WORK INSTRUCTION
Each line in the listing below that holds "strike" should be counted; reply with that number only.

*** EXERCISE INPUT Section Begins ***

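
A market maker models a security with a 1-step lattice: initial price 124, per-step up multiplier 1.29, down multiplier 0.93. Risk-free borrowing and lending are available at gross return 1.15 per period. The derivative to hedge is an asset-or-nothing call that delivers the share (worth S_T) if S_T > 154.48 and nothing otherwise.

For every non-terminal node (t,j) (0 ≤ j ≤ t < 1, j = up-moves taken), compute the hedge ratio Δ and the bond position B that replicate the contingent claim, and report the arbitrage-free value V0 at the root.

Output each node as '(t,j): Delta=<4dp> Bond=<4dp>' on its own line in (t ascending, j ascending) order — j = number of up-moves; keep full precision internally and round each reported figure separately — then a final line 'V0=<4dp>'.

Under the risk-neutral measure, an up-move has probability p* = (R−d)/(u−d) = 0.6111 and values discount at R = 1.15.
Payoff layer (t=1): V(1,0)=0.0000, V(1,1)=159.9600
(0,0): S=124.0000. Δ = (V_up−V_dn)/(S_up−S_dn) = (159.9600−0.0000)/(159.9600−115.3200) = 3.5833. V = [p*·159.9600 + (1−p*)·0.0000]/1.15 = 85.0029. B = V − Δ·S = -359.3304.
The time-0 hedge costs 85.0029, which is the no-arbitrage price.

(0,0): Delta=3.5833 Bond=-359.3304
V0=85.0029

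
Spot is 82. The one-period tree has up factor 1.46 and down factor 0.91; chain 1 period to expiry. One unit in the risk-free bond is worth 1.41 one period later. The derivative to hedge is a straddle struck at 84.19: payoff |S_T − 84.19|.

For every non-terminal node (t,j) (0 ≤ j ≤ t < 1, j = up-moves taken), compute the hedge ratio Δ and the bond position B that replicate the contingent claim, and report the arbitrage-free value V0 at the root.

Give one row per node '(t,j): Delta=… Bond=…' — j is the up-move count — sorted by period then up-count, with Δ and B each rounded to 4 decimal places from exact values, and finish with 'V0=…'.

(0,0): Delta=0.5756 Bond=-23.6752
V0=23.5248

The replicating-portfolio and risk-neutral prices coincide; use p* = (1.41−0.91)/(1.46−0.91) = 0.9091 for the latter.
At expiry t=1: V(1,0)=9.5700, V(1,1)=35.5300
(0,0): S=82.0000. Δ = (V_up−V_dn)/(S_up−S_dn) = (35.5300−9.5700)/(119.7200−74.6200) = 0.5756. V = [p*·35.5300 + (1−p*)·9.5700]/1.41 = 23.5248. B = V − Δ·S = -23.6752.
Self-financing check: at every node Δ·S+B equals the discounted successor values.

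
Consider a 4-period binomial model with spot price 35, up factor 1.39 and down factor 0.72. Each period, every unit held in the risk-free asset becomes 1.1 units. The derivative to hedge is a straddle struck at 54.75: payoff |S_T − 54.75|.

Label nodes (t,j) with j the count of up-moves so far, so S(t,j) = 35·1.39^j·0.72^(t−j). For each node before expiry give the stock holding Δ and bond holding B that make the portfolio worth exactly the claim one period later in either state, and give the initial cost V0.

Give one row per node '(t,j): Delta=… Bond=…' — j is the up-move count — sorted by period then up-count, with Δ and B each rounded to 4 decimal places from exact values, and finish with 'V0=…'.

Risk-neutral probability p* = (R−d)/(u−d) = (1.1−0.72)/(1.39−0.72) = 0.5672.
Terminal values V(4,·): V(4,0)=45.3442, V(4,1)=36.5915, V(4,2)=19.6940, V(4,3)=12.9276, V(4,4)=75.9054
(3,0): S=13.0637. Δ = (V_up−V_dn)/(S_up−S_dn) = (36.5915−45.3442)/(18.1585−9.4058) = -1.0000. V = [p*·36.5915 + (1−p*)·45.3442]/1.1 = 36.7090. B = V − Δ·S = 49.7727.
(3,1): S=25.2202. Δ = (V_up−V_dn)/(S_up−S_dn) = (19.6940−36.5915)/(35.0560−18.1585) = -1.0000. V = [p*·19.6940 + (1−p*)·36.5915]/1.1 = 24.5526. B = V − Δ·S = 49.7727.
(3,2): S=48.6889. Δ = (V_up−V_dn)/(S_up−S_dn) = (12.9276−19.6940)/(67.6776−35.0560) = -0.2074. V = [p*·12.9276 + (1−p*)·19.6940]/1.1 = 14.4148. B = V − Δ·S = 24.5139.
(3,3): S=93.9967. Δ = (V_up−V_dn)/(S_up−S_dn) = (75.9054−12.9276)/(130.6554−67.6776) = 1.0000. V = [p*·75.9054 + (1−p*)·12.9276]/1.1 = 44.2239. B = V − Δ·S = -49.7727.
(2,0): S=18.1440. Δ = (V_up−V_dn)/(S_up−S_dn) = (24.5526−36.7090)/(25.2202−13.0637) = -1.0000. V = [p*·24.5526 + (1−p*)·36.7090]/1.1 = 27.1039. B = V − Δ·S = 45.2479.
(2,1): S=35.0280. Δ = (V_up−V_dn)/(S_up−S_dn) = (14.4148−24.5526)/(48.6889−25.2202) = -0.4320. V = [p*·14.4148 + (1−p*)·24.5526]/1.1 = 17.0935. B = V − Δ·S = 32.2244.
(2,2): S=67.6235. Δ = (V_up−V_dn)/(S_up−S_dn) = (44.2239−14.4148)/(93.9967−48.6889) = 0.6579. V = [p*·44.2239 + (1−p*)·14.4148]/1.1 = 28.4741. B = V − Δ·S = -16.0171.
(1,0): S=25.2000. Δ = (V_up−V_dn)/(S_up−S_dn) = (17.0935−27.1039)/(35.0280−18.1440) = -0.5929. V = [p*·17.0935 + (1−p*)·27.1039]/1.1 = 19.4785. B = V − Δ·S = 34.4195.
(1,1): S=48.6500. Δ = (V_up−V_dn)/(S_up−S_dn) = (28.4741−17.0935)/(67.6235−35.0280) = 0.3491. V = [p*·28.4741 + (1−p*)·17.0935]/1.1 = 21.4074. B = V − Δ·S = 4.4214.
(0,0): S=35.0000. Δ = (V_up−V_dn)/(S_up−S_dn) = (21.4074−19.4785)/(48.6500−25.2000) = 0.0823. V = [p*·21.4074 + (1−p*)·19.4785]/1.1 = 18.7023. B = V − Δ·S = 15.8233.
Self-financing check: at every node Δ·S+B equals the discounted successor values.

(0,0): Delta=0.0823 Bond=15.8233
(1,0): Delta=-0.5929 Bond=34.4195
(1,1): Delta=0.3491 Bond=4.4214
(2,0): Delta=-1.0000 Bond=45.2479
(2,1): Delta=-0.4320 Bond=32.2244
(2,2): Delta=0.6579 Bond=-16.0171
(3,0): Delta=-1.0000 Bond=49.7727
(3,1): Delta=-1.0000 Bond=49.7727
(3,2): Delta=-0.2074 Bond=24.5139
(3,3): Delta=1.0000 Bond=-49.7727
V0=18.7023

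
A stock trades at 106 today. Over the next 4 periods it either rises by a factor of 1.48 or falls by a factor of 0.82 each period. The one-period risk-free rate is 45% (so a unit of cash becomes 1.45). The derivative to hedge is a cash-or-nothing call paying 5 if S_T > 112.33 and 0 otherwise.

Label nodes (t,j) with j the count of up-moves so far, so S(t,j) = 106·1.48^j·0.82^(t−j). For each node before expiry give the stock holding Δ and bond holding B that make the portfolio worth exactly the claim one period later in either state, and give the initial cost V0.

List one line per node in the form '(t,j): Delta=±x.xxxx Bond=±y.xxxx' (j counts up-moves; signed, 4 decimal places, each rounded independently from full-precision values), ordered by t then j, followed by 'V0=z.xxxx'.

Under the risk-neutral measure, an up-move has probability p* = (R−d)/(u−d) = 0.9545 and values discount at R = 1.45.
Terminal values V(4,·): V(4,0)=0.0000, V(4,1)=0.0000, V(4,2)=5.0000, V(4,3)=5.0000, V(4,4)=5.0000
  t=3,j=0: stock 58.4450 → up 86.4986 (V=0.0000), down 47.9249 (V=0.0000). Price 0.0000; hedge Δ=0.0000, bond B=0.0000.
  t=3,j=1: stock 105.4861 → up 156.1194 (V=5.0000), down 86.4986 (V=0.0000). Price 3.2915; hedge Δ=0.0718, bond B=-4.2842.
  t=3,j=2: stock 190.3896 → up 281.7766 (V=5.0000), down 156.1194 (V=5.0000). Price 3.4483; hedge Δ=0.0000, bond B=3.4483.
  t=3,j=3: stock 343.6300 → up 508.5723 (V=5.0000), down 281.7766 (V=5.0000). Price 3.4483; hedge Δ=0.0000, bond B=3.4483.
  t=2,j=0: stock 71.2744 → up 105.4861 (V=3.2915), down 58.4450 (V=0.0000). Price 2.1668; hedge Δ=0.0700, bond B=-2.8203.
  t=2,j=1: stock 128.6416 → up 190.3896 (V=3.4483), down 105.4861 (V=3.2915). Price 2.3732; hedge Δ=0.0018, bond B=2.1357.
  t=2,j=2: stock 232.1824 → up 343.6300 (V=3.4483), down 190.3896 (V=3.4483). Price 2.3781; hedge Δ=0.0000, bond B=2.3781.
  t=1,j=0: stock 86.9200 → up 128.6416 (V=2.3732), down 71.2744 (V=2.1668). Price 1.6302; hedge Δ=0.0036, bond B=1.3176.
  t=1,j=1: stock 156.8800 → up 232.1824 (V=2.3781), down 128.6416 (V=2.3732). Price 1.6399; hedge Δ=0.0000, bond B=1.6325.
  t=0,j=0: stock 106.0000 → up 156.8800 (V=1.6399), down 86.9200 (V=1.6302). Price 1.1307; hedge Δ=0.0001, bond B=1.1160.
Each (Δ,B) replicates both successor values, so the strategy is self-financing and V0 is arbitrage-free.

(0,0): Delta=0.0001 Bond=1.1160
(1,0): Delta=0.0036 Bond=1.3176
(1,1): Delta=0.0000 Bond=1.6325
(2,0): Delta=0.0700 Bond=-2.8203
(2,1): Delta=0.0018 Bond=2.1357
(2,2): Delta=0.0000 Bond=2.3781
(3,0): Delta=0.0000 Bond=0.0000
(3,1): Delta=0.0718 Bond=-4.2842
(3,2): Delta=0.0000 Bond=3.4483
(3,3): Delta=0.0000 Bond=3.4483
V0=1.1307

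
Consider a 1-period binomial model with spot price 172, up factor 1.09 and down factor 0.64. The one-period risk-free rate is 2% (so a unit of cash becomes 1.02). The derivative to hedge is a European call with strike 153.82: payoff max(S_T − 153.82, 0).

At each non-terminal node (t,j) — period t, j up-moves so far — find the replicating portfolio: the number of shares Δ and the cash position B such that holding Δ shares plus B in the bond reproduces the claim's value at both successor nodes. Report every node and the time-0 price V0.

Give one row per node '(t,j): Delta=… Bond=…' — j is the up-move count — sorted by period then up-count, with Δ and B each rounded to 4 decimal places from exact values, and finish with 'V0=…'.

Since d<R<u, set p* = (R−d)/(u−d) = 0.8444; price each node as the discounted p*-expectation of its children.
Payoff layer (t=1): V(1,0)=0.0000, V(1,1)=33.6600
  t=0,j=0: stock 172.0000 → up 187.4800 (V=33.6600), down 110.0800 (V=0.0000). Price 27.8667; hedge Δ=0.4349, bond B=-46.9333.
The time-0 hedge costs 27.8667, which is the no-arbitrage price.

(0,0): Delta=0.4349 Bond=-46.9333
V0=27.8667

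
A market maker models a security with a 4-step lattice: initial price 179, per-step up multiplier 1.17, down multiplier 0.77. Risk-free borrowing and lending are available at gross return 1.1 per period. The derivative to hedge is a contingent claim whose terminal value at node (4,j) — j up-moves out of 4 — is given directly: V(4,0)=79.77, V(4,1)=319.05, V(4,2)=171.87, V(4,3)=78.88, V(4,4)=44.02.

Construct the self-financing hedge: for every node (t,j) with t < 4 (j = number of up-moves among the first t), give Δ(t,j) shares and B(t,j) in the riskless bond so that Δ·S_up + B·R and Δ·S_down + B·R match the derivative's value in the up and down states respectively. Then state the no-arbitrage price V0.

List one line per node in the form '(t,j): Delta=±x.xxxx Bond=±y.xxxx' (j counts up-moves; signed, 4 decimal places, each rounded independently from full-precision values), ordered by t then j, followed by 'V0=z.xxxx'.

Risk-neutral probability p* = (R−d)/(u−d) = (1.1−0.77)/(1.17−0.77) = 0.8250.
Payoff layer (t=4): V(4,0)=79.7700, V(4,1)=319.0500, V(4,2)=171.8700, V(4,3)=78.8800, V(4,4)=44.0200
(3,0): S=81.7194. Δ = (V_up−V_dn)/(S_up−S_dn) = (319.0500−79.7700)/(95.6117−62.9239) = 7.3202. V = [p*·319.0500 + (1−p*)·79.7700]/1.1 = 251.9782. B = V − Δ·S = -346.2218.
(3,1): S=124.1710. Δ = (V_up−V_dn)/(S_up−S_dn) = (171.8700−319.0500)/(145.2801−95.6117) = -2.9633. V = [p*·171.8700 + (1−p*)·319.0500]/1.1 = 179.6605. B = V − Δ·S = 547.6105.
(3,2): S=188.6755. Δ = (V_up−V_dn)/(S_up−S_dn) = (78.8800−171.8700)/(220.7503−145.2801) = -1.2321. V = [p*·78.8800 + (1−p*)·171.8700]/1.1 = 86.5030. B = V − Δ·S = 318.9780.
(3,3): S=286.6887. Δ = (V_up−V_dn)/(S_up−S_dn) = (44.0200−78.8800)/(335.4258−220.7503) = -0.3040. V = [p*·44.0200 + (1−p*)·78.8800]/1.1 = 45.5641. B = V − Δ·S = 132.7141.
(2,0): S=106.1291. Δ = (V_up−V_dn)/(S_up−S_dn) = (179.6605−251.9782)/(124.1710−81.7194) = -1.7035. V = [p*·179.6605 + (1−p*)·251.9782]/1.1 = 174.8328. B = V − Δ·S = 355.6271.
(2,1): S=161.2611. Δ = (V_up−V_dn)/(S_up−S_dn) = (86.5030−179.6605)/(188.6755−124.1710) = -1.4442. V = [p*·86.5030 + (1−p*)·179.6605]/1.1 = 93.4596. B = V − Δ·S = 326.3533.
(2,2): S=245.0331. Δ = (V_up−V_dn)/(S_up−S_dn) = (45.5641−86.5030)/(286.6887−188.6755) = -0.4177. V = [p*·45.5641 + (1−p*)·86.5030]/1.1 = 47.9349. B = V − Δ·S = 150.2821.
(1,0): S=137.8300. Δ = (V_up−V_dn)/(S_up−S_dn) = (93.4596−174.8328)/(161.2611−106.1291) = -1.4760. V = [p*·93.4596 + (1−p*)·174.8328]/1.1 = 97.9090. B = V − Δ·S = 301.3420.
(1,1): S=209.4300. Δ = (V_up−V_dn)/(S_up−S_dn) = (47.9349−93.4596)/(245.0331−161.2611) = -0.5434. V = [p*·47.9349 + (1−p*)·93.4596]/1.1 = 50.8197. B = V − Δ·S = 164.6314.
(0,0): S=179.0000. Δ = (V_up−V_dn)/(S_up−S_dn) = (50.8197−97.9090)/(209.4300−137.8300) = -0.6577. V = [p*·50.8197 + (1−p*)·97.9090]/1.1 = 53.6912. B = V − Δ·S = 171.4143.
Self-financing check: at every node Δ·S+B equals the discounted successor values.

(0,0): Delta=-0.6577 Bond=171.4143
(1,0): Delta=-1.4760 Bond=301.3420
(1,1): Delta=-0.5434 Bond=164.6314
(2,0): Delta=-1.7035 Bond=355.6271
(2,1): Delta=-1.4442 Bond=326.3533
(2,2): Delta=-0.4177 Bond=150.2821
(3,0): Delta=7.3202 Bond=-346.2218
(3,1): Delta=-2.9633 Bond=547.6105
(3,2): Delta=-1.2321 Bond=318.9780
(3,3): Delta=-0.3040 Bond=132.7141
V0=53.6912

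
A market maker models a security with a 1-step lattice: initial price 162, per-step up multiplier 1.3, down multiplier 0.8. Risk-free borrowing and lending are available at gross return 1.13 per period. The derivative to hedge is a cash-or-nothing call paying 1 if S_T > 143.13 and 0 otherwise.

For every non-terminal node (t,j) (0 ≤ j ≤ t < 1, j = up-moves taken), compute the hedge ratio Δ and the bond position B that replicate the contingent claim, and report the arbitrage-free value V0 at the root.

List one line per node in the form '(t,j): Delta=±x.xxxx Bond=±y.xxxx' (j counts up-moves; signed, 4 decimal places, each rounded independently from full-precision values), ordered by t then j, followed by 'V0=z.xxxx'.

Since d<R<u, set p* = (R−d)/(u−d) = 0.6600; price each node as the discounted p*-expectation of its children.
Terminal payoffs: V(1,0)=0.0000, V(1,1)=1.0000
Node (0,0) S=162.0000: V=(p*·1.0000+(1−p*)·0.0000)/1.13=0.5841; Δ=(1.0000−0.0000)/(210.6000−129.6000)=0.0123; B=V−Δ·S=-1.4159
Each (Δ,B) replicates both successor values, so the strategy is self-financing and V0 is arbitrage-free.

(0,0): Delta=0.0123 Bond=-1.4159
V0=0.5841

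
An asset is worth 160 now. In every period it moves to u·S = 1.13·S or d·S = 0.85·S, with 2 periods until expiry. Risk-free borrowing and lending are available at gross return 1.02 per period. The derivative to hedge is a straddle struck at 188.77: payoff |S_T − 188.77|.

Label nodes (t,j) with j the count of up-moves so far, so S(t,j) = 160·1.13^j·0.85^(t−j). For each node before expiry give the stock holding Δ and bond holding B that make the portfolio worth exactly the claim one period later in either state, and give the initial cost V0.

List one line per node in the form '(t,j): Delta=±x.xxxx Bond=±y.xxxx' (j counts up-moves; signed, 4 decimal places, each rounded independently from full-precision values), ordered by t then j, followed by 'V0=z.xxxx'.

Since d<R<u, set p* = (R−d)/(u−d) = 0.6071; price each node as the discounted p*-expectation of its children.
Terminal payoffs: V(2,0)=73.1700, V(2,1)=35.0900, V(2,2)=15.5340
Node (1,0) S=136.0000: V=(p*·35.0900+(1−p*)·73.1700)/1.02=49.0686; Δ=(35.0900−73.1700)/(153.6800−115.6000)=-1.0000; B=V−Δ·S=185.0686
Node (1,1) S=180.8000: V=(p*·15.5340+(1−p*)·35.0900)/1.02=22.7615; Δ=(15.5340−35.0900)/(204.3040−153.6800)=-0.3863; B=V−Δ·S=92.6043
Node (0,0) S=160.0000: V=(p*·22.7615+(1−p*)·49.0686)/1.02=32.4475; Δ=(22.7615−49.0686)/(180.8000−136.0000)=-0.5872; B=V−Δ·S=126.4016
Check: Δ(0,0)·S0 + B(0,0) = 32.4475 = V0.

(0,0): Delta=-0.5872 Bond=126.4016
(1,0): Delta=-1.0000 Bond=185.0686
(1,1): Delta=-0.3863 Bond=92.6043
V0=32.4475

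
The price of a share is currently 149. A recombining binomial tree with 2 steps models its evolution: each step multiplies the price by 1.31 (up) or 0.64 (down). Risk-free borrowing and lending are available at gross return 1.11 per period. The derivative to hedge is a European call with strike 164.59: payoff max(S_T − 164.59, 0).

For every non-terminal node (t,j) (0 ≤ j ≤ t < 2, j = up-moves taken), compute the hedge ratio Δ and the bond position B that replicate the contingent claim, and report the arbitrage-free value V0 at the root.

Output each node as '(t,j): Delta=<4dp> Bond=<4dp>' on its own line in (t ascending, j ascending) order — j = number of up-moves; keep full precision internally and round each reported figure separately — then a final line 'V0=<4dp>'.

(0,0): Delta=0.5768 Bond=-49.5499
(1,0): Delta=0.0000 Bond=0.0000
(1,1): Delta=0.6967 Bond=-78.4049
V0=36.3882

Since d<R<u, set p* = (R−d)/(u−d) = 0.7015; price each node as the discounted p*-expectation of its children.
At expiry t=2: V(2,0)=0.0000, V(2,1)=0.0000, V(2,2)=91.1089
Node (1,0) S=95.3600: V=(p*·0.0000+(1−p*)·0.0000)/1.11=0.0000; Δ=(0.0000−0.0000)/(124.9216−61.0304)=0.0000; B=V−Δ·S=0.0000
Node (1,1) S=195.1900: V=(p*·91.1089+(1−p*)·0.0000)/1.11=57.5786; Δ=(91.1089−0.0000)/(255.6989−124.9216)=0.6967; B=V−Δ·S=-78.4049
Node (0,0) S=149.0000: V=(p*·57.5786+(1−p*)·0.0000)/1.11=36.3882; Δ=(57.5786−0.0000)/(195.1900−95.3600)=0.5768; B=V−Δ·S=-49.5499
Check: Δ(0,0)·S0 + B(0,0) = 36.3882 = V0.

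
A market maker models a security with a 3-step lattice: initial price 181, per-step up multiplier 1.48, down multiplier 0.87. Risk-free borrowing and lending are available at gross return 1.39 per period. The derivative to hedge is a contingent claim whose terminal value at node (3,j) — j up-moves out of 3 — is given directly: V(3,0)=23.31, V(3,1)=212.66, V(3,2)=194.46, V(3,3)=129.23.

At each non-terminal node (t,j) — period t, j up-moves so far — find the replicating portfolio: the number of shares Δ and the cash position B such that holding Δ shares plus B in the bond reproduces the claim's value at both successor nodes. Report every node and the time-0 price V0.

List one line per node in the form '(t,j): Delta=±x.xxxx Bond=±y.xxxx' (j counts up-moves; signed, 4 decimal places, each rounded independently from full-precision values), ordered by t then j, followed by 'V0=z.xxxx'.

Risk-neutral probability p* = (R−d)/(u−d) = (1.39−0.87)/(1.48−0.87) = 0.8525.
Payoff layer (t=3): V(3,0)=23.3100, V(3,1)=212.6600, V(3,2)=194.4600, V(3,3)=129.2300
Node (2,0) S=136.9989: V=(p*·212.6600+(1−p*)·23.3100)/1.39=132.8943; Δ=(212.6600−23.3100)/(202.7584−119.1890)=2.2658; B=V−Δ·S=-177.5155
Node (2,1) S=233.0556: V=(p*·194.4600+(1−p*)·212.6600)/1.39=141.8311; Δ=(194.4600−212.6600)/(344.9223−202.7584)=-0.1280; B=V−Δ·S=171.6672
Node (2,2) S=396.4624: V=(p*·129.2300+(1−p*)·194.4600)/1.39=99.8950; Δ=(129.2300−194.4600)/(586.7644−344.9223)=-0.2697; B=V−Δ·S=206.8295
Node (1,0) S=157.4700: V=(p*·141.8311+(1−p*)·132.8943)/1.39=101.0882; Δ=(141.8311−132.8943)/(233.0556−136.9989)=0.0930; B=V−Δ·S=86.4377
Node (1,1) S=267.8800: V=(p*·99.8950+(1−p*)·141.8311)/1.39=76.3182; Δ=(99.8950−141.8311)/(396.4624−233.0556)=-0.2566; B=V−Δ·S=145.0659
Node (0,0) S=181.0000: V=(p*·76.3182+(1−p*)·101.0882)/1.39=57.5344; Δ=(76.3182−101.0882)/(267.8800−157.4700)=-0.2243; B=V−Δ·S=98.1409
Each (Δ,B) replicates both successor values, so the strategy is self-financing and V0 is arbitrage-free.

(0,0): Delta=-0.2243 Bond=98.1409
(1,0): Delta=0.0930 Bond=86.4377
(1,1): Delta=-0.2566 Bond=145.0659
(2,0): Delta=2.2658 Bond=-177.5155
(2,1): Delta=-0.1280 Bond=171.6672
(2,2): Delta=-0.2697 Bond=206.8295
V0=57.5344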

*** EXERCISE INPUT Section Ends ***

RESULT BELOW
2